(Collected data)
******
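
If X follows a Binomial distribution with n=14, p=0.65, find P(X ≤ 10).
0.779504

We have X ~ Binomial(n=14, p=0.65).

The CDF gives us P(X ≤ k).

Using the CDF:
P(X ≤ 10) = 0.779504

This means there's approximately a 78.0% chance that X is at most 10.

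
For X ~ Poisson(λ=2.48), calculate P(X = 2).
0.257527

We have X ~ Poisson(λ=2.48).

For a Poisson distribution, the PMF gives us the probability of each outcome.

Using the PMF formula:
P(X = 2) = 0.257527

Rounded to 4 decimal places: 0.2575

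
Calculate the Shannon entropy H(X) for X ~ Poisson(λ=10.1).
2.5665 nats

We have X ~ Poisson(λ=10.1).

The Shannon entropy measures the uncertainty or information content of the distribution.

For a Poisson distribution with λ=10.1:
H(X) = 2.5665 nats

(In bits, this would be 3.7026 bits.)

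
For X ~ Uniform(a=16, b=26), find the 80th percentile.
24.0000

We have X ~ Uniform(a=16, b=26).

We want to find x such that P(X ≤ x) = 0.8.

This is the 80th percentile, which means 80% of values fall below this point.

Using the inverse CDF (quantile function):
x = F⁻¹(0.8) = 24.0000

Verification: P(X ≤ 24.0000) = 0.8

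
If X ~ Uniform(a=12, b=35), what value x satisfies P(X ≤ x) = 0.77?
29.7100

We have X ~ Uniform(a=12, b=35).

We want to find x such that P(X ≤ x) = 0.77.

This is the 77th percentile, which means 77% of values fall below this point.

Using the inverse CDF (quantile function):
x = F⁻¹(0.77) = 29.7100

Verification: P(X ≤ 29.7100) = 0.77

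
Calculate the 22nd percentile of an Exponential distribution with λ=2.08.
0.1195

We have X ~ Exponential(λ=2.08).

We want to find x such that P(X ≤ x) = 0.22.

This is the 22nd percentile, which means 22% of values fall below this point.

Using the inverse CDF (quantile function):
x = F⁻¹(0.22) = 0.1195

Verification: P(X ≤ 0.1195) = 0.22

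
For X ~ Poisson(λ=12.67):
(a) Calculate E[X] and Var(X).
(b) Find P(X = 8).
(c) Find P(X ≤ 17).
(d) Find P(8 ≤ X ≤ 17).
(a) E[X] = 12.6700, Var(X) = 12.6700
(b) P(X = 8) = 0.051782
(c) P(X ≤ 17) = 0.907684
(d) P(8 ≤ X ≤ 17) = 0.843633

We have X ~ Poisson(λ=12.67).

(a) Moments:
E[X] = 12.6700
Var(X) = 12.6700
σ = √Var(X) = 3.5595

(b) Point probability using PMF:
P(X = 8) = 0.051782

(c) Cumulative probability using CDF:
P(X ≤ 17) = F(17) = 0.907684

(d) Range probability:
P(8 ≤ X ≤ 17) = P(X ≤ 17) - P(X ≤ 7)
                   = F(17) - F(7)
                   = 0.907684 - 0.064051
                   = 0.843633

This means approximately 84.4% of outcomes fall in the interval [8, 17].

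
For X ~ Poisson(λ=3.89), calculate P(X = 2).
0.154691

We have X ~ Poisson(λ=3.89).

For a Poisson distribution, the PMF gives us the probability of each outcome.

Using the PMF formula:
P(X = 2) = 0.154691

Rounded to 4 decimal places: 0.1547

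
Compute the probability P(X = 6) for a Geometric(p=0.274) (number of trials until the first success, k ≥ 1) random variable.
0.055263

We have X ~ Geometric(p=0.274) (number of trials until the first success, k ≥ 1).

For a Geometric distribution, the PMF gives us the probability of each outcome.

Using the PMF formula:
P(X = 6) = 0.055263

Rounded to 4 decimal places: 0.0553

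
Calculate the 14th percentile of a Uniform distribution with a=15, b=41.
18.6400

We have X ~ Uniform(a=15, b=41).

We want to find x such that P(X ≤ x) = 0.14.

This is the 14th percentile, which means 14% of values fall below this point.

Using the inverse CDF (quantile function):
x = F⁻¹(0.14) = 18.6400

Verification: P(X ≤ 18.6400) = 0.14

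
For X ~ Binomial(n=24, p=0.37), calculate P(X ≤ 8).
0.443615

We have X ~ Binomial(n=24, p=0.37).

The CDF gives us P(X ≤ k).

Using the CDF:
P(X ≤ 8) = 0.443615

This means there's approximately a 44.4% chance that X is at most 8.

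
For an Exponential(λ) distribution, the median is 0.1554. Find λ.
λ = 4.4604

For X ~ Exponential(λ), the CDF is F(x) = 1 - e^(-λx).
The median m satisfies F(m) = 0.5:
1 - e^(-λm) = 0.5
e^(-λm) = 0.5
λm = ln(2)
m = ln(2) / λ

Given m = 0.1554:
λ = ln(2) / 0.1554 = 0.693147 / 0.1554 = 4.4604

Verification: ln(2) / 4.4604 = 0.1554 ✓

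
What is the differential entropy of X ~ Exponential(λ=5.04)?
-0.6174 nats

We have X ~ Exponential(λ=5.04).

The differential entropy measures the uncertainty or information content of the distribution.

For an Exponential distribution with λ=5.04:
h(X) = -0.6174 nats

(In bits, this would be -0.8907 bits.)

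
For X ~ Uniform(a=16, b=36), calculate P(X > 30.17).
0.291500

We have X ~ Uniform(a=16, b=36).

P(X > 30.17) = 1 - P(X ≤ 30.17)
                = 1 - F(30.17)
                = 1 - 0.708500
                = 0.291500

So there's approximately a 29.1% chance that X exceeds 30.17.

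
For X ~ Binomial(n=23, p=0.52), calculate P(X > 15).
0.068475

We have X ~ Binomial(n=23, p=0.52).

P(X > 15) = 1 - P(X ≤ 15)
                = 1 - F(15)
                = 1 - 0.931525
                = 0.068475

So there's approximately a 6.8% chance that X exceeds 15.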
******
Your task is to output the full set of records exactly as presented.

EXPECTED ANSWER —
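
If X follows a Binomial distribution with n=14, p=0.65, find P(X ≤ 10).
0.779504

We have X ~ Binomial(n=14, p=0.65).

The CDF gives us P(X ≤ k).

Using the CDF:
P(X ≤ 10) = 0.779504

This means there's approximately a 78.0% chance that X is at most 10.

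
For X ~ Poisson(λ=2.48), calculate P(X = 2).
0.257527

We have X ~ Poisson(λ=2.48).

For a Poisson distribution, the PMF gives us the probability of each outcome.

Using the PMF formula:
P(X = 2) = 0.257527

Rounded to 4 decimal places: 0.2575

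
Calculate the Shannon entropy H(X) for X ~ Poisson(λ=10.1).
2.5665 nats

We have X ~ Poisson(λ=10.1).

The Shannon entropy measures the uncertainty or information content of the distribution.

For a Poisson distribution with λ=10.1:
H(X) = 2.5665 nats

(In bits, this would be 3.7026 bits.)

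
For X ~ Uniform(a=16, b=26), find the 80th percentile.
24.0000

We have X ~ Uniform(a=16, b=26).

We want to find x such that P(X ≤ x) = 0.8.

This is the 80th percentile, which means 80% of values fall below this point.

Using the inverse CDF (quantile function):
x = F⁻¹(0.8) = 24.0000

Verification: P(X ≤ 24.0000) = 0.8

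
If X ~ Uniform(a=12, b=35), what value x satisfies P(X ≤ x) = 0.77?
29.7100

We have X ~ Uniform(a=12, b=35).

We want to find x such that P(X ≤ x) = 0.77.

This is the 77th percentile, which means 77% of values fall below this point.

Using the inverse CDF (quantile function):
x = F⁻¹(0.77) = 29.7100

Verification: P(X ≤ 29.7100) = 0.77

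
Calculate the 22nd percentile of an Exponential distribution with λ=2.08.
0.1195

We have X ~ Exponential(λ=2.08).

We want to find x such that P(X ≤ x) = 0.22.

This is the 22nd percentile, which means 22% of values fall below this point.

Using the inverse CDF (quantile function):
x = F⁻¹(0.22) = 0.1195

Verification: P(X ≤ 0.1195) = 0.22

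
For X ~ Poisson(λ=12.67):
(a) Calculate E[X] and Var(X).
(b) Find P(X = 8).
(c) Find P(X ≤ 17).
(d) Find P(8 ≤ X ≤ 17).
(a) E[X] = 12.6700, Var(X) = 12.6700
(b) P(X = 8) = 0.051782
(c) P(X ≤ 17) = 0.907684
(d) P(8 ≤ X ≤ 17) = 0.843633

We have X ~ Poisson(λ=12.67).

(a) Moments:
E[X] = 12.6700
Var(X) = 12.6700
σ = √Var(X) = 3.5595

(b) Point probability using PMF:
P(X = 8) = 0.051782

(c) Cumulative probability using CDF:
P(X ≤ 17) = F(17) = 0.907684

(d) Range probability:
P(8 ≤ X ≤ 17) = P(X ≤ 17) - P(X ≤ 7)
                   = F(17) - F(7)
                   = 0.907684 - 0.064051
                   = 0.843633

This means approximately 84.4% of outcomes fall in the interval [8, 17].

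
For X ~ Poisson(λ=3.89), calculate P(X = 2).
0.154691

We have X ~ Poisson(λ=3.89).

For a Poisson distribution, the PMF gives us the probability of each outcome.

Using the PMF formula:
P(X = 2) = 0.154691

Rounded to 4 decimal places: 0.1547

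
Compute the probability P(X = 6) for a Geometric(p=0.274) (number of trials until the first success, k ≥ 1) random variable.
0.055263

We have X ~ Geometric(p=0.274) (number of trials until the first success, k ≥ 1).

For a Geometric distribution, the PMF gives us the probability of each outcome.

Using the PMF formula:
P(X = 6) = 0.055263

Rounded to 4 decimal places: 0.0553

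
Calculate the 14th percentile of a Uniform distribution with a=15, b=41.
18.6400

We have X ~ Uniform(a=15, b=41).

We want to find x such that P(X ≤ x) = 0.14.

This is the 14th percentile, which means 14% of values fall below this point.

Using the inverse CDF (quantile function):
x = F⁻¹(0.14) = 18.6400

Verification: P(X ≤ 18.6400) = 0.14

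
For X ~ Binomial(n=24, p=0.37), calculate P(X ≤ 8).
0.443615

We have X ~ Binomial(n=24, p=0.37).

The CDF gives us P(X ≤ k).

Using the CDF:
P(X ≤ 8) = 0.443615

This means there's approximately a 44.4% chance that X is at most 8.

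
For an Exponential(λ) distribution, the median is 0.1554. Find λ.
λ = 4.4604

For X ~ Exponential(λ), the CDF is F(x) = 1 - e^(-λx).
The median m satisfies F(m) = 0.5:
1 - e^(-λm) = 0.5
e^(-λm) = 0.5
λm = ln(2)
m = ln(2) / λ

Given m = 0.1554:
λ = ln(2) / 0.1554 = 0.693147 / 0.1554 = 4.4604

Verification: ln(2) / 4.4604 = 0.1554 ✓

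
What is the differential entropy of X ~ Exponential(λ=5.04)?
-0.6174 nats

We have X ~ Exponential(λ=5.04).

The differential entropy measures the uncertainty or information content of the distribution.

For an Exponential distribution with λ=5.04:
h(X) = -0.6174 nats

(In bits, this would be -0.8907 bits.)

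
For X ~ Uniform(a=16, b=36), calculate P(X > 30.17).
0.291500

We have X ~ Uniform(a=16, b=36).

P(X > 30.17) = 1 - P(X ≤ 30.17)
                = 1 - F(30.17)
                = 1 - 0.708500
                = 0.291500

So there's approximately a 29.1% chance that X exceeds 30.17.

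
For X ~ Binomial(n=23, p=0.52), calculate P(X > 15).
0.068475

We have X ~ Binomial(n=23, p=0.52).

P(X > 15) = 1 - P(X ≤ 15)
                = 1 - F(15)
                = 1 - 0.931525
                = 0.068475

So there's approximately a 6.8% chance that X exceeds 15.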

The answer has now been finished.